▶ _Prompt_:
Starting with the line that contains "What is the accusative form of *pefa*?" and stopping after the line that contains "if the stem ends in a non-sibilant consonant", return each line below exactly as written, with no others.

▶ _Source data_:
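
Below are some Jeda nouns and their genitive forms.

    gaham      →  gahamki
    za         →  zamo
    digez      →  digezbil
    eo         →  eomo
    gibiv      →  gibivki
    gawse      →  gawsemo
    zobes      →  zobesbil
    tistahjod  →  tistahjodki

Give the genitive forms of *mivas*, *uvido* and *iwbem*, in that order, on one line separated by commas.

The pattern is sibilance of the final sound: -bil when the stem ends in a sibilant (*digez*, *zobes*); -ki when the stem ends in a non-sibilant consonant (*gaham*, *gibiv*, *tistahjod*); -mo when the stem ends in a vowel (*za*, *eo*, *gawse*).
Since the final sound of *mivas* is /s/ (a sibilant), it takes -bil, giving *mivasbil*.
The final sound of *uvido* is /o/, which is a vowel, so the suffix is -mo, giving *uvidomo*.
The final sound of *iwbem* is /m/, which is a non-sibilant consonant, so the suffix is -ki, giving *iwbemki*.

mivasbil, uvidomo, iwbemki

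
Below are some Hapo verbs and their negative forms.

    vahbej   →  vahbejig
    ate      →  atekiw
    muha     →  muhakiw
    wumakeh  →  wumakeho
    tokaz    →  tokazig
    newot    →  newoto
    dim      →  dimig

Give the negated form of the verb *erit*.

The alternation tracks the final sound of the stem — -o when the stem ends in a voiceless consonant (*wumakeh*, *newot*); -ig when the stem ends in a voiced consonant (*vahbej*, *tokaz*, *dim*); -kiw when the stem ends in a vowel (*ate*, *muha*).
*erit*: final sound = /t/, a voiceless consonant → -o → *erito*.

erito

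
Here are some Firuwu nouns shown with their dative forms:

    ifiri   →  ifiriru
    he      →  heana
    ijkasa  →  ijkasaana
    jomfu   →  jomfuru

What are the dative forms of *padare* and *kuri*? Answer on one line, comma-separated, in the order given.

The alternation tracks the last vowel of the stem — -ru when the last vowel of the stem is a high vowel (*ifiri*, *jomfu*); -ana when the last vowel of the stem is a non-high vowel (*he*, *ijkasa*).
The last vowel of *padare* is /e/, which is a non-high vowel, so the suffix is -ana, giving *padareana*.
*kuri* — last vowel /i/ (a high vowel) → -ru → *kuriru*.

padareana, kuriru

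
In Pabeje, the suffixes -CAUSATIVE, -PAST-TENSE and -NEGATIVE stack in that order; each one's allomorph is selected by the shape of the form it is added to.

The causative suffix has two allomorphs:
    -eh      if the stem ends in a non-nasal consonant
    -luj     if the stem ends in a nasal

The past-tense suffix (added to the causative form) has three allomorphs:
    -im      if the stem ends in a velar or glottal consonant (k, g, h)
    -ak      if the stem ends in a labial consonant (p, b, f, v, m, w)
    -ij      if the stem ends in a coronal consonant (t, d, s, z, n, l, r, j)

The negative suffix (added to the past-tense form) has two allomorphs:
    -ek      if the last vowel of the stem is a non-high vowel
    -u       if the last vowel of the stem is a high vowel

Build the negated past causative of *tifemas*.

tifemasehimu

Since the final consonant of *tifemas* is /s/ (non-nasal), it takes -eh, giving *tifemaseh*.
The causative form *tifemaseh* — final consonant /h/ (velar/glottal) → -im → *tifemasehim*.
The past-tense form *tifemasehim* — last vowel /i/ (a high vowel) → -u → *tifemasehimu*.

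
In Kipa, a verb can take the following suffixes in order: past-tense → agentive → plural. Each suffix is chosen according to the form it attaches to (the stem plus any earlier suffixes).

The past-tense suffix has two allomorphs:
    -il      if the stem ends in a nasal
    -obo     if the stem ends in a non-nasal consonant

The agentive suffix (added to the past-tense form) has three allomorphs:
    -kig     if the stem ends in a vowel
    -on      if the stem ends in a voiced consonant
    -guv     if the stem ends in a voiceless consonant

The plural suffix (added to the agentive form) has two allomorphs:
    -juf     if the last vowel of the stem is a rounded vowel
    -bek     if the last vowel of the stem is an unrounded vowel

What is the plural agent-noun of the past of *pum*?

*pum* — final consonant /m/ (a nasal) → -il → *pumil*.
The final sound of the past-tense form *pumil* is /l/, which is a voiced consonant, so the agentive suffix is -on, giving *pumilon*.
The agentive form *pumilon* — last vowel /o/ (a rounded vowel) → -juf → *pumilonjuf*.

pumilonjuf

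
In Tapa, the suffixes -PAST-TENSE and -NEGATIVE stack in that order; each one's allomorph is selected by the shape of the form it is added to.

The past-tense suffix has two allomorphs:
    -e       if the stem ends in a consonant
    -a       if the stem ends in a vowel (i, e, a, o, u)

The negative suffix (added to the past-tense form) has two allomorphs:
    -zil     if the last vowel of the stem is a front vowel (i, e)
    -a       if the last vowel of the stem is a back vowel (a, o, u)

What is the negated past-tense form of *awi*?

awiaa

The final sound of *awi* is /i/, which is a vowel, so the past-tense suffix is -a, giving *awia*.
The past-tense form *awia* — last vowel /a/ (a back vowel) → -a → *awiaa*.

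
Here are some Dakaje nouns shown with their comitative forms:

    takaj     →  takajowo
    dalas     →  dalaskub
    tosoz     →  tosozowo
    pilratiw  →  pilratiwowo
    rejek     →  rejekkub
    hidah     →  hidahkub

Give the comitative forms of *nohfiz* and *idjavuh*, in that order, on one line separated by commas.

nohfizowo, idjavuhkub

The suffix is conditioned by the final consonant: -kub when the stem ends in a voiceless consonant (*dalas*, *rejek*, *hidah*); -owo when the stem ends in a voiced consonant (*takaj*, *tosoz*, *pilratiw*).
*nohfiz*: final consonant = /z/, voiced → -owo → *nohfizowo*.
*idjavuh*: final consonant = /h/, voiceless → -kub → *idjavuhkub*.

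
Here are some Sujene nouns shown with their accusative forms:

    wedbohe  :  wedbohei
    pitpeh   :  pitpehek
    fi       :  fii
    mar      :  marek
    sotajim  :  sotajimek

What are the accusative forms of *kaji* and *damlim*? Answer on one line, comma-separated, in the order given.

The suffix is conditioned by the final sound: -ek when the stem ends in a consonant (*pitpeh*, *mar*, *sotajim*); -i when the stem ends in a vowel (*wedbohe*, *fi*).
*kaji*: final sound = /i/, a vowel → -i → *kajii*.
Since the final sound of *damlim* is /m/ (a consonant), it takes -ek, giving *damlimek*.

kajii, damlimek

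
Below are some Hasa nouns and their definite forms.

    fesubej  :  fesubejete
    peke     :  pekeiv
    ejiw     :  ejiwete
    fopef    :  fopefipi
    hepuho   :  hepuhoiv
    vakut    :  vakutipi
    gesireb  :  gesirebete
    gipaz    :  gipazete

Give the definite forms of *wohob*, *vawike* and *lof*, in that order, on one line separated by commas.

wohobete, vawikeiv, lofipi

Looking at the final sound of each stem: -ipi when the stem ends in a voiceless consonant (*fopef*, *vakut*); -ete when the stem ends in a voiced consonant (*fesubej*, *ejiw*, *gesireb*, *gipaz*); -iv when the stem ends in a vowel (*peke*, *hepuho*).
Since the final sound of *wohob* is /b/ (a voiced consonant), it takes -ete, giving *wohobete*.
The final sound of *vawike* is /e/, which is a vowel, so the suffix is -iv, giving *vawikeiv*.
Since the final sound of *lof* is /f/ (a voiceless consonant), it takes -ipi, giving *lofipi*.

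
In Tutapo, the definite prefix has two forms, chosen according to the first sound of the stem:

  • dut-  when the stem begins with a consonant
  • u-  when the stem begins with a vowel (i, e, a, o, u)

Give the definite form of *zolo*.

*zolo*: first sound = /z/, a consonant → dut- → *dutzolo*.

dutzolo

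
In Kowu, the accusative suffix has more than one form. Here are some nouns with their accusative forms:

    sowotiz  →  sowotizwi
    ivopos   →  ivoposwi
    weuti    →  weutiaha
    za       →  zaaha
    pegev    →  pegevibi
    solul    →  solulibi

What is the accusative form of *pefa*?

Looking at the final sound of each stem: -wi when the stem ends in a sibilant (*sowotiz*, *ivopos*); -ibi when the stem ends in a non-sibilant consonant (*pegev*, *solul*); -aha when the stem ends in a vowel (*weuti*, *za*).
*pefa* — final sound /a/ (a vowel) → -aha → *pefaaha*.

pefaaha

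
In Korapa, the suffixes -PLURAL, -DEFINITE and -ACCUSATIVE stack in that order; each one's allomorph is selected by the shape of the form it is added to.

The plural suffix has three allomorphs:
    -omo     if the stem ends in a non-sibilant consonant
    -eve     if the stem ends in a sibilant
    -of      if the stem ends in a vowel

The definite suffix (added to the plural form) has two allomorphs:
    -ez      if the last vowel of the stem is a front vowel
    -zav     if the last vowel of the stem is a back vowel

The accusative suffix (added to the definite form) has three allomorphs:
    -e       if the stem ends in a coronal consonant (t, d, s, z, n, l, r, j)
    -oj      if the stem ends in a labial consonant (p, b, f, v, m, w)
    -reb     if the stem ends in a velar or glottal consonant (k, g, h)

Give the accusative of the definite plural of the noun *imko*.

imkoofzavoj

Since the final sound of *imko* is /o/ (a vowel), it takes -of, giving *imkoof*.
The plural form *imkoof*: last vowel = /o/, a back vowel → -zav → *imkoofzav*.
The final consonant of the definite form *imkoofzav* is /v/, which is labial, so the accusative suffix is -oj, giving *imkoofzavoj*.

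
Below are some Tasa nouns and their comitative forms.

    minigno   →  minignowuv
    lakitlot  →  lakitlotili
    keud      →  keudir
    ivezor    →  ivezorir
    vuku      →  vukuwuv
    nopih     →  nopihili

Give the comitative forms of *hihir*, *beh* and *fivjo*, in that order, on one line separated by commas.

hihirir, behili, fivjowuv

Looking at the final sound of each stem: -ili when the stem ends in a voiceless consonant (*lakitlot*, *nopih*); -ir when the stem ends in a voiced consonant (*keud*, *ivezor*); -wuv when the stem ends in a vowel (*minigno*, *vuku*).
*hihir*: final sound = /r/, a voiced consonant → -ir → *hihirir*.
*beh* — final sound /h/ (a voiceless consonant) → -ili → *behili*.
The final sound of *fivjo* is /o/, which is a vowel, so the suffix is -wuv, giving *fivjowuv*.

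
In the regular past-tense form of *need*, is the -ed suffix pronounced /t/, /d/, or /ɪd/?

The stem *need* ends in /t/ or /d/.
The -ed suffix is realized as /ɪd/ after /t, d/; as /t/ after other voiceless consonants; and as /d/ after other voiced sounds.
So -ed on *need* is pronounced /ɪd/.

/ɪd/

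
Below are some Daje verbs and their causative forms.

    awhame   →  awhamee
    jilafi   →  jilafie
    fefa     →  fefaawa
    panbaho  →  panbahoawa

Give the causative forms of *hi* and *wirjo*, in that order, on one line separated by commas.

hie, wirjoawa

The alternation tracks the last vowel of the stem — -e when the last vowel of the stem is a front vowel (*awhame*, *jilafi*); -awa when the last vowel of the stem is a back vowel (*fefa*, *panbaho*).
The last vowel of *hi* is /i/, which is a front vowel, so the suffix is -e, giving *hie*.
The last vowel of *wirjo* is /o/, which is a back vowel, so the suffix is -awa, giving *wirjoawa*.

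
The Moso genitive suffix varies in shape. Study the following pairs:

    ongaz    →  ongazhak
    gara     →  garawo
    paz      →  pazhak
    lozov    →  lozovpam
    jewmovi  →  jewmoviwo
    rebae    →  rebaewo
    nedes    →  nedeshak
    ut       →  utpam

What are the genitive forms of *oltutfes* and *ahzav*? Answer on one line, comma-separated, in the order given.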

▶ _Written answer_:
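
What is the accusative form of *pefa*?

Looking at the final sound of each stem: -wi when the stem ends in a sibilant (*sowotiz*, *ivopos*); -ibi when the stem ends in a non-sibilant consonant (*pegev*, *solul*); -aha when the stem ends in a vowel (*weuti*, *za*).
*pefa* — final sound /a/ (a vowel) → -aha → *pefaaha*.

pefaaha

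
In Korapa, the suffixes -PLURAL, -DEFINITE and -ACCUSATIVE stack in that order; each one's allomorph is selected by the shape of the form it is added to.

The plural suffix has three allomorphs:
    -omo     if the stem ends in a non-sibilant consonant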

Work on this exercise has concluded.